> [WHAT THE EXERCISE ASKS] Output the data below exactly, down to the last character.

> [PROVIDED RECORDS]
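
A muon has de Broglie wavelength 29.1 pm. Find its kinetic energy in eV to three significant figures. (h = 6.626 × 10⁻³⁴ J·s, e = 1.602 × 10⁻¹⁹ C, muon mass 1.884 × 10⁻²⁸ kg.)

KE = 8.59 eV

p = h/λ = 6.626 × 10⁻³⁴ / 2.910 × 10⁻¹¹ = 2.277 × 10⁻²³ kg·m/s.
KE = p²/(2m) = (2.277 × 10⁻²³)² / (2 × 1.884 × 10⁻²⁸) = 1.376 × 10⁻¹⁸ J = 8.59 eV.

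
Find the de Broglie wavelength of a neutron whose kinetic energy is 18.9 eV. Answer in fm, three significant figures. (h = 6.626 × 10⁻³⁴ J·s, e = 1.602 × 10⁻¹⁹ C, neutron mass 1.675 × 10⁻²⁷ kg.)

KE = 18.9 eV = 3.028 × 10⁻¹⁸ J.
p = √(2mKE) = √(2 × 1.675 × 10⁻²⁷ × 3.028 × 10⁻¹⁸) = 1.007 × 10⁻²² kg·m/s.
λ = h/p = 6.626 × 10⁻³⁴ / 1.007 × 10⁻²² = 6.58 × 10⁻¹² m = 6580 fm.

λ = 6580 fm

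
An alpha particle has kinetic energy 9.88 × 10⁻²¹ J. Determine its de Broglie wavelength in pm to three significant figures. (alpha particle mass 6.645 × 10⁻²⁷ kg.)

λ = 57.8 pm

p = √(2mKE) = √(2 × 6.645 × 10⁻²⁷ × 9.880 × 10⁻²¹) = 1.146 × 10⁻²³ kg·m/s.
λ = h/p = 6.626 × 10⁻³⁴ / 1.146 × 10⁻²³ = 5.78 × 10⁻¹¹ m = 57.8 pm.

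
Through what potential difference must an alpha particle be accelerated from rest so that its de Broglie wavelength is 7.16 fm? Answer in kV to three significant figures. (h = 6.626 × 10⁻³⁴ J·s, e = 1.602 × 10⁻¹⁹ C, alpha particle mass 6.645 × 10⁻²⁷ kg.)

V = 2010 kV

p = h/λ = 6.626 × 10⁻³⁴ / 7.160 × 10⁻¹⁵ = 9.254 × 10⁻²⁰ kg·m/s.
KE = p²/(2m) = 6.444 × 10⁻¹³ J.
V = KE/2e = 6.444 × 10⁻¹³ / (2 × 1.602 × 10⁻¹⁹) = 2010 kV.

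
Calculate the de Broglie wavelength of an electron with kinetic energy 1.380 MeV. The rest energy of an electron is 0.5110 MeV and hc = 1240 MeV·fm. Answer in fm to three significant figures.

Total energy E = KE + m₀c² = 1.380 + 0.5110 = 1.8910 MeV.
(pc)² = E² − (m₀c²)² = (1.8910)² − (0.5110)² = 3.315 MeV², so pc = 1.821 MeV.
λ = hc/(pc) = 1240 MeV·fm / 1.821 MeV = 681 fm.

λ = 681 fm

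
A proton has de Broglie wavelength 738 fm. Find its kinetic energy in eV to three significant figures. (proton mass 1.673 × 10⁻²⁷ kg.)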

> [ANSWER SPACE]
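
A muon has de Broglie wavelength 29.1 pm. Find its kinetic energy in eV to three significant figures. (h = 6.626 × 10⁻³⁴ J·s, e = 1.602 × 10⁻¹⁹ C, muon mass 1.884 × 10⁻²⁸ kg.)

KE = 8.59 eV

p = h/λ = 6.626 × 10⁻³⁴ / 2.910 × 10⁻¹¹ = 2.277 × 10⁻²³ kg·m/s.
KE = p²/(2m) = (2.277 × 10⁻²³)² / (2 × 1.884 × 10⁻²⁸) = 1.376 × 10⁻¹⁸ J = 8.59 eV.

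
Find the de Broglie wavelength of a neutron whose kinetic energy is 18.9 eV. Answer in fm, three significant figures. (h = 6.626 × 10⁻³⁴ J·s, e = 1.602 × 10⁻¹⁹ C, neutron mass 1.675 × 10⁻²⁷ kg.)

KE = 18.9 eV = 3.028 × 10⁻¹⁸ J.
p = √(2mKE) = √(2 × 1.675 × 10⁻²⁷ × 3.028 × 10⁻¹⁸) = 1.007 × 10⁻²² kg·m/s.
λ = h/p = 6.626 × 10⁻³⁴ / 1.007 × 10⁻²² = 6.58 × 10⁻¹² m = 6580 fm.

λ = 6580 fm

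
An alpha particle has kinetic energy 9.88 × 10⁻²¹ J. Determine its de Broglie wavelength in pm to three significant figures. (alpha particle mass 6.645 × 10⁻²⁷ kg.)

λ = 57.8 pm

p = √(2mKE) = √(2 × 6.645 × 10⁻²⁷ × 9.880 × 10⁻²¹) = 1.146 × 10⁻²³ kg·m/s.
λ = h/p = 6.626 × 10⁻³⁴ / 1.146 × 10⁻²³ = 5.78 × 10⁻¹¹ m = 57.8 pm.

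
Through what potential difference must an alpha particle be accelerated from rest so that its de Broglie wavelength is 7.16 fm? Answer in kV to three significant figures. (h = 6.626 × 10⁻³⁴ J·s, e = 1.602 × 10⁻¹⁹ C, alpha particle mass 6.645 × 10⁻²⁷ kg.)

V = 2010 kV

p = h/λ = 6.626 × 10⁻³⁴ / 7.160 × 10⁻¹⁵ = 9.254 × 10⁻²⁰ kg·m/s.
KE = p²/(2m) = 6.444 × 10⁻¹³ J.
V = KE/2e = 6.444 × 10⁻¹³ / (2 × 1.602 × 10⁻¹⁹) = 2010 kV.

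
Calculate the de Broglie wavelength of an electron with kinetic energy 1.380 MeV. The rest energy of an electron is 0.5110 MeV and hc = 1240 MeV·fm. Answer in fm to three significant figures.

Total energy E = KE + m₀c² = 1.380 + 0.5110 = 1.8910 MeV.
(pc)² = E² − (m₀c²)² = (1.8910)² − (0.5110)² = 3.315 MeV², so pc = 1.821 MeV.
λ = hc/(pc) = 1240 MeV·fm / 1.821 MeV = 681 fm.

λ = 681 fm

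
A proton has de Broglie wavelength 738 fm. Find its kinetic energy in eV to three significant figures. (proton mass 1.673 × 10⁻²⁷ kg.)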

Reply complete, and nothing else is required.